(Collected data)
---
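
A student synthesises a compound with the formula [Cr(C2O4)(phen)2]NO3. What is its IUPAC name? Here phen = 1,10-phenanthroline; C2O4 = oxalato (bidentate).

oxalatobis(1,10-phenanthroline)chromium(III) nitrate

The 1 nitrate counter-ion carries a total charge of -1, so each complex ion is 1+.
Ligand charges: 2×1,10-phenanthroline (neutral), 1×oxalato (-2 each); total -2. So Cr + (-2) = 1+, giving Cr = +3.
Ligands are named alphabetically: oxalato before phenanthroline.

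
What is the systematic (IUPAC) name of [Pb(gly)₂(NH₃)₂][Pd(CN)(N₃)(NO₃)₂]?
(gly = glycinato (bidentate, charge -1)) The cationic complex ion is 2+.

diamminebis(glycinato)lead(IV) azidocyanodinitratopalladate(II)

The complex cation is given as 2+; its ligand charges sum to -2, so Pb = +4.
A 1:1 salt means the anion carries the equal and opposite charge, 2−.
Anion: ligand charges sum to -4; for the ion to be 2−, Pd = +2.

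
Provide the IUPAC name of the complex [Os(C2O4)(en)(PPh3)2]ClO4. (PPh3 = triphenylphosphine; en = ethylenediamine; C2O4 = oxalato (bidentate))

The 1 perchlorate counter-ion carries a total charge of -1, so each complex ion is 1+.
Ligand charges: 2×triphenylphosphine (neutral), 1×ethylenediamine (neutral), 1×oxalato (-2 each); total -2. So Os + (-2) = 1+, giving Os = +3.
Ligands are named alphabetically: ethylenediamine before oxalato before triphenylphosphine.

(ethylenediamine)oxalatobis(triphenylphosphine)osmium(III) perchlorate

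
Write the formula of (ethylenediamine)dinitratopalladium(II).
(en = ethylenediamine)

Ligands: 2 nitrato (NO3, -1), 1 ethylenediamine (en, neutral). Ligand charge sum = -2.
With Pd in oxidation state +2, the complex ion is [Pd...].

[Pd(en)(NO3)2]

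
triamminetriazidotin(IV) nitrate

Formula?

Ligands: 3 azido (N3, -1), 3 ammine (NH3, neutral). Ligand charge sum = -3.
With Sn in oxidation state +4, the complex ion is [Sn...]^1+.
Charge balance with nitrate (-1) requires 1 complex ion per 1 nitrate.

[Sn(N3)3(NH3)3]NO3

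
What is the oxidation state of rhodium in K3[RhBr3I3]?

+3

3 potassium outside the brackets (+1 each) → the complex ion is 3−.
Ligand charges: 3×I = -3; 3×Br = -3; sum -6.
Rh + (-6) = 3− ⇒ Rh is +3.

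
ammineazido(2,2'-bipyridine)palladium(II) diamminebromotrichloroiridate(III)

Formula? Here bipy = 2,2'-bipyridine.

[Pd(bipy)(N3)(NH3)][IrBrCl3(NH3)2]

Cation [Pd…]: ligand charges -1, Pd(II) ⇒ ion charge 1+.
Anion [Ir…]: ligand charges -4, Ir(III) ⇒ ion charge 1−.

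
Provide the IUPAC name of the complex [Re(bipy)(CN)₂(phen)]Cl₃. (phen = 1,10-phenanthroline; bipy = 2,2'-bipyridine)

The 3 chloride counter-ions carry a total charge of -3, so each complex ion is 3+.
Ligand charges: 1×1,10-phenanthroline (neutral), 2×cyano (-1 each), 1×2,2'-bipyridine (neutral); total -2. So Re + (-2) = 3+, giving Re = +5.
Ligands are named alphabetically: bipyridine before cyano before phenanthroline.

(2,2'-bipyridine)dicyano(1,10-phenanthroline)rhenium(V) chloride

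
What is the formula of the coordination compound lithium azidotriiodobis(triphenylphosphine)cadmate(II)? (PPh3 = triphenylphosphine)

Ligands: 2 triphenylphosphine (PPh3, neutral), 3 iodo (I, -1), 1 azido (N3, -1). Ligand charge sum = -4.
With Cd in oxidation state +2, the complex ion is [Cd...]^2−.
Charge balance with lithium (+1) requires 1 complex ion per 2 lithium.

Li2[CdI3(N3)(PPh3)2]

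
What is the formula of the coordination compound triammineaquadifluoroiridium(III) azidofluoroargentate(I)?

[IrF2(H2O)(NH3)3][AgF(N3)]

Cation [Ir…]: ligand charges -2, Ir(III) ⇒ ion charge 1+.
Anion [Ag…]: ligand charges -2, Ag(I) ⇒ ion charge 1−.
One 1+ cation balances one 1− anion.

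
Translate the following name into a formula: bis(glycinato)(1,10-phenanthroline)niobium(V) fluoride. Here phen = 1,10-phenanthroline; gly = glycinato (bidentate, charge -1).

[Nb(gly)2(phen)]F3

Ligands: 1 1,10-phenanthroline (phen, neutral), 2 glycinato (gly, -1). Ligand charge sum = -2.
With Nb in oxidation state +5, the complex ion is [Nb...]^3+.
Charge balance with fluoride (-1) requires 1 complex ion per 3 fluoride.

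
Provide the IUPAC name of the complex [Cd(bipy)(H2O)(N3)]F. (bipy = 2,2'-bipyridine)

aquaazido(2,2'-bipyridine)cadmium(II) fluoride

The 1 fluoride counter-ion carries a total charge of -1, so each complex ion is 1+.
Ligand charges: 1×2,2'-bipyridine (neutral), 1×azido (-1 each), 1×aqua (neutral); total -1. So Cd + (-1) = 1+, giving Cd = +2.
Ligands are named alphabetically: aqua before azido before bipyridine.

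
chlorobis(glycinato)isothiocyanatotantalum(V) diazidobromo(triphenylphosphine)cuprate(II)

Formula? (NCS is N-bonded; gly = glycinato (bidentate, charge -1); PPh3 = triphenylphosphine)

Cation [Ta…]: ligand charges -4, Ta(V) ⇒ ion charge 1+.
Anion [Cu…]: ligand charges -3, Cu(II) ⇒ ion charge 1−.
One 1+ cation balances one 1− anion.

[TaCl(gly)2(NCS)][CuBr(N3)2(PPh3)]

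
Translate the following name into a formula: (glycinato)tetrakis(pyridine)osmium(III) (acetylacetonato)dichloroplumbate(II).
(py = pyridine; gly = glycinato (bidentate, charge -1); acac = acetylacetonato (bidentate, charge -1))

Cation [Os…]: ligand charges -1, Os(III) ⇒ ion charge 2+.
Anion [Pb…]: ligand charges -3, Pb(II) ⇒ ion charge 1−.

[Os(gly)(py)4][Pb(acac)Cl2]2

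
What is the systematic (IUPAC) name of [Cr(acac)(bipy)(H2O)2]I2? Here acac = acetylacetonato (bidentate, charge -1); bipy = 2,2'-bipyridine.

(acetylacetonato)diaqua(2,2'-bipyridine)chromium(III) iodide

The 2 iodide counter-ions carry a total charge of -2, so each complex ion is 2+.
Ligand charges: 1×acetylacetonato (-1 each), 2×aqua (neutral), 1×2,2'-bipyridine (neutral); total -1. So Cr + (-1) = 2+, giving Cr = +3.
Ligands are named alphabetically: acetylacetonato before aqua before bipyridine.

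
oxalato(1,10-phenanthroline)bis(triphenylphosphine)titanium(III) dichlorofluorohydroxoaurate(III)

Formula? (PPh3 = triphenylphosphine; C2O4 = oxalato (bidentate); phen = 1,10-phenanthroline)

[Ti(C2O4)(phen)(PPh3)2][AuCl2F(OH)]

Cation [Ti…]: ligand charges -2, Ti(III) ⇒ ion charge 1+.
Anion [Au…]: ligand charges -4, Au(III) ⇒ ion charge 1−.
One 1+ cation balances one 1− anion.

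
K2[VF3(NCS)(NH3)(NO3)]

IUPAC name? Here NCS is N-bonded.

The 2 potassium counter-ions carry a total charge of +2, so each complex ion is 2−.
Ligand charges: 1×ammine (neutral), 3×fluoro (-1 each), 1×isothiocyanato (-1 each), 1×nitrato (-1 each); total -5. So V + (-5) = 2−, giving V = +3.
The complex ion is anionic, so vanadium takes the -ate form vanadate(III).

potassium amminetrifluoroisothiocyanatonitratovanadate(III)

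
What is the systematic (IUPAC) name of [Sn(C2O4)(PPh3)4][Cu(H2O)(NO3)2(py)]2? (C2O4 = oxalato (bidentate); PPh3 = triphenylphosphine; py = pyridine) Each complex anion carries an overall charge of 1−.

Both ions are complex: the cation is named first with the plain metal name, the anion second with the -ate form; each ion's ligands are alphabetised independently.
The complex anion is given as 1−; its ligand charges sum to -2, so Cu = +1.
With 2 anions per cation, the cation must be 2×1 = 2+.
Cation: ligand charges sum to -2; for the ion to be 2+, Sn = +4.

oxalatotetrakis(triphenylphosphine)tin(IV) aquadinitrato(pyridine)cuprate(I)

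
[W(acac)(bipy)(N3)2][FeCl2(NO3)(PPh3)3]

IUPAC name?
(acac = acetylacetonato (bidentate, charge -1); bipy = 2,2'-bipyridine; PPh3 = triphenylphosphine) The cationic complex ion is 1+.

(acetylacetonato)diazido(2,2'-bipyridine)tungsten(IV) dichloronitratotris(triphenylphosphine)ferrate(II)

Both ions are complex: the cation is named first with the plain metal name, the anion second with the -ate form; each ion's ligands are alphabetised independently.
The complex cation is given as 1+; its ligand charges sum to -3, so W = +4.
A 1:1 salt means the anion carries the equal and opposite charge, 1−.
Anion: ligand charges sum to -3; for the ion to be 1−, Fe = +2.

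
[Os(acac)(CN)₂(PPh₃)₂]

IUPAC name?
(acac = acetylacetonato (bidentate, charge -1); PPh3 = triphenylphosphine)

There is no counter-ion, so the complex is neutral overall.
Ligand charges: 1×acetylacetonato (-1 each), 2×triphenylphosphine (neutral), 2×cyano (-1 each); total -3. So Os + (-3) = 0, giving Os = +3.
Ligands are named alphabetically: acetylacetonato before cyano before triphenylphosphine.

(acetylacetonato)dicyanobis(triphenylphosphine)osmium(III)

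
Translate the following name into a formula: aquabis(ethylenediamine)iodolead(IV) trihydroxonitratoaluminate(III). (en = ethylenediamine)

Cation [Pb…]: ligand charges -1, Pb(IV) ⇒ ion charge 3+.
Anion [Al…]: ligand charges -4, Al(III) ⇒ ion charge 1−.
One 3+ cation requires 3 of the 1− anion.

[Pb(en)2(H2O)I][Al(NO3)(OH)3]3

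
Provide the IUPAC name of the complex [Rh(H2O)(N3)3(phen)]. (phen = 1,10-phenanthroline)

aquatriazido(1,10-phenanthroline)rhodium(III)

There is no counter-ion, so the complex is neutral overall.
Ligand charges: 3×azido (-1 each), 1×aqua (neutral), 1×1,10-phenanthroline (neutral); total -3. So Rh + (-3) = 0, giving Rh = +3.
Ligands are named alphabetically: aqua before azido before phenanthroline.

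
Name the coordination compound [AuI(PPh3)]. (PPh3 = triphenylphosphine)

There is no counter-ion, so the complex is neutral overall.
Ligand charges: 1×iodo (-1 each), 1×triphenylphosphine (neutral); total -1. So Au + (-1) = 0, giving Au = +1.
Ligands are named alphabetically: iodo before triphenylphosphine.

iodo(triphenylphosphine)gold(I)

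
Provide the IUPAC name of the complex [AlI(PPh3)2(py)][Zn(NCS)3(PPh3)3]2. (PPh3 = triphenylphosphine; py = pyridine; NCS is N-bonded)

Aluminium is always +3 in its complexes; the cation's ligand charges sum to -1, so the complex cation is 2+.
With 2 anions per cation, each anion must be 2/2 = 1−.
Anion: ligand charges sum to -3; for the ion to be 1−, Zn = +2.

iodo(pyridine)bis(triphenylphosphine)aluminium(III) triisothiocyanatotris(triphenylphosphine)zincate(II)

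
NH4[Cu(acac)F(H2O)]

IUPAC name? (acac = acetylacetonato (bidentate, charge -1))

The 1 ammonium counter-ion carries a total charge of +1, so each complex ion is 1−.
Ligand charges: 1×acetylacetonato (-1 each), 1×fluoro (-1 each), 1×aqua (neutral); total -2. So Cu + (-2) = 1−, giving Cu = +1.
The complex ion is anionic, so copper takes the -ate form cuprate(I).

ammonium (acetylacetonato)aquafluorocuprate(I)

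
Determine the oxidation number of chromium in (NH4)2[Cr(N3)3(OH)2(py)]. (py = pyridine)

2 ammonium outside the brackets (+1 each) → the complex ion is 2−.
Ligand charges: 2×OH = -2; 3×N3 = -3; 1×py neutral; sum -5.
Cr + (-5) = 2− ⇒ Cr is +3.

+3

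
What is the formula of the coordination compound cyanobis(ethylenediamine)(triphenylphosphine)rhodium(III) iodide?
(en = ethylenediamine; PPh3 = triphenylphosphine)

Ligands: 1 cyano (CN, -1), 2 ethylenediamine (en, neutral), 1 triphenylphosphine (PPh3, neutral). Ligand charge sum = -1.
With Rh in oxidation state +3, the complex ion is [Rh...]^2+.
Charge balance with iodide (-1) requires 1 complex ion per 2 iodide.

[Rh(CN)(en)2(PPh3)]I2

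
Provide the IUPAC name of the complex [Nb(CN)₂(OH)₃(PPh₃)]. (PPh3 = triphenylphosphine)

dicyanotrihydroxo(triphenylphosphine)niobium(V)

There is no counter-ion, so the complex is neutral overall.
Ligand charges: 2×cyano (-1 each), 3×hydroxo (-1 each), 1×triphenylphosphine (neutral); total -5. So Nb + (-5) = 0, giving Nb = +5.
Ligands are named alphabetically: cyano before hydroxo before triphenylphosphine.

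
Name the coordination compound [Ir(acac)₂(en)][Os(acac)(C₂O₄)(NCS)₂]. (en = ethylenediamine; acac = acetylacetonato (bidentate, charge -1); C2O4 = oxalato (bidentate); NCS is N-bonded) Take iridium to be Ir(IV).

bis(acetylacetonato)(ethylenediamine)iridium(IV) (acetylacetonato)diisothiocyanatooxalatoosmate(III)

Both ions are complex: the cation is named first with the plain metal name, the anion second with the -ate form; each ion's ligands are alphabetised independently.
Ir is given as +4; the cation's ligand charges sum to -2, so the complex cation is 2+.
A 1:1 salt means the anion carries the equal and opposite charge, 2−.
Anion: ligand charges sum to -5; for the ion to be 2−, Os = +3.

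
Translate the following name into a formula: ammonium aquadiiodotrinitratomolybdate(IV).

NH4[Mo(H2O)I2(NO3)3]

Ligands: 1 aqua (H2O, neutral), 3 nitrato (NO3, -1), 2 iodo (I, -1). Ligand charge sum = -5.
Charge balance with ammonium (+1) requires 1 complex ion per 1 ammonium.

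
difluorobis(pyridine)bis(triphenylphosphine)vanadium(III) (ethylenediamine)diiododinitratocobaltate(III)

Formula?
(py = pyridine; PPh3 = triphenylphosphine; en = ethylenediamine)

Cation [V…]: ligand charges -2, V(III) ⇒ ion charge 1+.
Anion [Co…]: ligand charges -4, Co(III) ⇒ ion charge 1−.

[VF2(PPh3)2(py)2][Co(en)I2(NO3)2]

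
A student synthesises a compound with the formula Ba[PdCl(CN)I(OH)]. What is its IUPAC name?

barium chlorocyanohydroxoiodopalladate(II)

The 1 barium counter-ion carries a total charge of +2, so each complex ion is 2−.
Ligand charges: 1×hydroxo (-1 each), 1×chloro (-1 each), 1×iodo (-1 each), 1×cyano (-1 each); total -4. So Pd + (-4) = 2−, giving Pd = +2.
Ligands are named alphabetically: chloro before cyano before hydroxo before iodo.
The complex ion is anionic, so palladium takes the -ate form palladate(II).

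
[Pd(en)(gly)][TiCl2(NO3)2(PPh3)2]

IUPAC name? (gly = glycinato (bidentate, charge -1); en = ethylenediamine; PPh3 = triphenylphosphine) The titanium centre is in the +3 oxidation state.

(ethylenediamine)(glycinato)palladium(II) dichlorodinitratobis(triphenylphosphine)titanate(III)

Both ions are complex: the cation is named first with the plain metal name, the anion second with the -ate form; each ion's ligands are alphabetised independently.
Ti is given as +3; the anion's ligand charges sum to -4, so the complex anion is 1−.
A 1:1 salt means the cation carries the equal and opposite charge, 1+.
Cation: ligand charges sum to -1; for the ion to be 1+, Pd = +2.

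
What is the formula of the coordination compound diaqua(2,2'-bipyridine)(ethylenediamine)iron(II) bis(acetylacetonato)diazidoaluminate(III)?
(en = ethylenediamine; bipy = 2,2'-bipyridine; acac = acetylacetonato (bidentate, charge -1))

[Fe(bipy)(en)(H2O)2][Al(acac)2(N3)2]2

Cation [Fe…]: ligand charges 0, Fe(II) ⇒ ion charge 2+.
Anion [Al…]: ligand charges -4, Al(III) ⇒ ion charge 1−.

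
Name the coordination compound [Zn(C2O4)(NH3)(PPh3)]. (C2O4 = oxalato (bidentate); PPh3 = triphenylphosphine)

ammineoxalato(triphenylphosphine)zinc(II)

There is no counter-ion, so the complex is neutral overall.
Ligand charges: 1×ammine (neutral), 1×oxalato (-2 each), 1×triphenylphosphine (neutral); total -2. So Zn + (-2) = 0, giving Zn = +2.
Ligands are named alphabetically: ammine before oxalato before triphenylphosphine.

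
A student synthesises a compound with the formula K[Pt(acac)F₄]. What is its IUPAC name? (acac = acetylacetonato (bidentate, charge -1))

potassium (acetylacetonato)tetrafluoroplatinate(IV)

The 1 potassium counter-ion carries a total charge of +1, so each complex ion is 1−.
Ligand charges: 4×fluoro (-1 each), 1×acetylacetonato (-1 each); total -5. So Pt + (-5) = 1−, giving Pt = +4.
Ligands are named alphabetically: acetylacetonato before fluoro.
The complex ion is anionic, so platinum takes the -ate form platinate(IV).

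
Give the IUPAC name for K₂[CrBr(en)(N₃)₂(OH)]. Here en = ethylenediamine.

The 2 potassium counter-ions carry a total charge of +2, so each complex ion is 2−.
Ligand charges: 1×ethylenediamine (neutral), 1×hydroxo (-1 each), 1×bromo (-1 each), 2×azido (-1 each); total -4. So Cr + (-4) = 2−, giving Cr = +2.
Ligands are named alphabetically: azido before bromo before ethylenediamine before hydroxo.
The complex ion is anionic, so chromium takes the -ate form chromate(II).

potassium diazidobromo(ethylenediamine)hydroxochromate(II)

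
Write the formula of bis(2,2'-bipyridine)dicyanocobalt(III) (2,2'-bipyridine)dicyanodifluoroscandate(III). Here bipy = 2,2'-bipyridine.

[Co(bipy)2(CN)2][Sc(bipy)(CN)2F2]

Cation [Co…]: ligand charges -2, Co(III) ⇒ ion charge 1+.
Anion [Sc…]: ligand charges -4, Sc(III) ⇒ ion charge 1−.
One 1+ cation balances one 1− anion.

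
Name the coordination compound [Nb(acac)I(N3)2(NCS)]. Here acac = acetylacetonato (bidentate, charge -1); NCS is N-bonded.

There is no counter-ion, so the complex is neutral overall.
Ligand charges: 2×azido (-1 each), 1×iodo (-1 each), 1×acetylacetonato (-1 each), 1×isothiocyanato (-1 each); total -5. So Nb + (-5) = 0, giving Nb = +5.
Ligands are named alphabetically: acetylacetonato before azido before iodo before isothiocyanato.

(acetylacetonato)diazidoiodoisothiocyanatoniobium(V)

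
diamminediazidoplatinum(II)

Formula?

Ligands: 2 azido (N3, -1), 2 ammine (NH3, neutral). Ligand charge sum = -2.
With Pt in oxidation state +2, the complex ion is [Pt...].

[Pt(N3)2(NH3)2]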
---
__Work required__. The line with "Give the IUPAC" and all the lines after it in the records above are to be output exactly, with nothing added.

__Output for this exercise__.
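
Give the IUPAC name for K₂[CrBr(en)(N₃)₂(OH)]. Here en = ethylenediamine.

The 2 potassium counter-ions carry a total charge of +2, so each complex ion is 2−.
Ligand charges: 1×ethylenediamine (neutral), 1×hydroxo (-1 each), 1×bromo (-1 each), 2×azido (-1 each); total -4. So Cr + (-4) = 2−, giving Cr = +2.
Ligands are named alphabetically: azido before bromo before ethylenediamine before hydroxo.
The complex ion is anionic, so chromium takes the -ate form chromate(II).

potassium diazidobromo(ethylenediamine)hydroxochromate(II)

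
Write the formula of bis(2,2'-bipyridine)dicyanocobalt(III) (2,2'-bipyridine)dicyanodifluoroscandate(III). Here bipy = 2,2'-bipyridine.

[Co(bipy)2(CN)2][Sc(bipy)(CN)2F2]

Cation [Co…]: ligand charges -2, Co(III) ⇒ ion charge 1+.
Anion [Sc…]: ligand charges -4, Sc(III) ⇒ ion charge 1−.
One 1+ cation balances one 1− anion.

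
Name the coordination compound [Nb(acac)I(N3)2(NCS)]. Here acac = acetylacetonato (bidentate, charge -1); NCS is N-bonded.

There is no counter-ion, so the complex is neutral overall.
Ligand charges: 2×azido (-1 each), 1×iodo (-1 each), 1×acetylacetonato (-1 each), 1×isothiocyanato (-1 each); total -5. So Nb + (-5) = 0, giving Nb = +5.
Ligands are named alphabetically: acetylacetonato before azido before iodo before isothiocyanato.

(acetylacetonato)diazidoiodoisothiocyanatoniobium(V)

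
diamminediazidoplatinum(II)

Formula?

Ligands: 2 azido (N3, -1), 2 ammine (NH3, neutral). Ligand charge sum = -2.
With Pt in oxidation state +2, the complex ion is [Pt...].

[Pt(N3)2(NH3)2]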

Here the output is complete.